[WORK ORDER] Where in the records does the word "outputs" occur? Copy each line in which it does.

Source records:
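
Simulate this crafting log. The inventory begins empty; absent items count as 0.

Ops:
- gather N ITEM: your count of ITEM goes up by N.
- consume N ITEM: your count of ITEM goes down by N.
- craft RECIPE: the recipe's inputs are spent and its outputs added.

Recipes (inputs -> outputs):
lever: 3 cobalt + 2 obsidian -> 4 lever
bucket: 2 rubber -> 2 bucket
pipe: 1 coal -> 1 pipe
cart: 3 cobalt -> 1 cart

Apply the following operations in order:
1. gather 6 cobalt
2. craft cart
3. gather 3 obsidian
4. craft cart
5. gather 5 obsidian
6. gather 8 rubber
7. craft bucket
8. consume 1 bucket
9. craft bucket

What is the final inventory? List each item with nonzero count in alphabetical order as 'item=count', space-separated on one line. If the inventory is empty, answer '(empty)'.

Answer: bucket=3 cart=2 obsidian=8 rubber=4

Derivation:
After 1 (gather 6 cobalt): cobalt=6
After 2 (craft cart): cart=1 cobalt=3
After 3 (gather 3 obsidian): cart=1 cobalt=3 obsidian=3
After 4 (craft cart): cart=2 obsidian=3
After 5 (gather 5 obsidian): cart=2 obsidian=8
After 6 (gather 8 rubber): cart=2 obsidian=8 rubber=8
After 7 (craft bucket): bucket=2 cart=2 obsidian=8 rubber=6
After 8 (consume 1 bucket): bucket=1 cart=2 obsidian=8 rubber=6
After 9 (craft bucket): bucket=3 cart=2 obsidian=8 rubber=4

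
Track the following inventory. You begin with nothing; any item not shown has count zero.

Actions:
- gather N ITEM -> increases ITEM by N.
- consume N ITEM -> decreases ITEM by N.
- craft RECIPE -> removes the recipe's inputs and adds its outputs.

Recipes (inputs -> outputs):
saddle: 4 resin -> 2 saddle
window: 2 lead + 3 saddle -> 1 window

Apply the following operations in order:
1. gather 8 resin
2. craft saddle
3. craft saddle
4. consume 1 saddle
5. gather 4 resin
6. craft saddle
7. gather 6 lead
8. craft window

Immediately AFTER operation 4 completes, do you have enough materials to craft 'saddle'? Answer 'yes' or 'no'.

After 1 (gather 8 resin): resin=8
After 2 (craft saddle): resin=4 saddle=2
After 3 (craft saddle): saddle=4
After 4 (consume 1 saddle): saddle=3

Answer: no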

[RESULT OF THE TASK]
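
- craft RECIPE: the recipe's inputs are spent and its outputs added.
Recipes (inputs -> outputs):
- craft RECIPE -> removes the recipe's inputs and adds its outputs.
Recipes (inputs -> outputs):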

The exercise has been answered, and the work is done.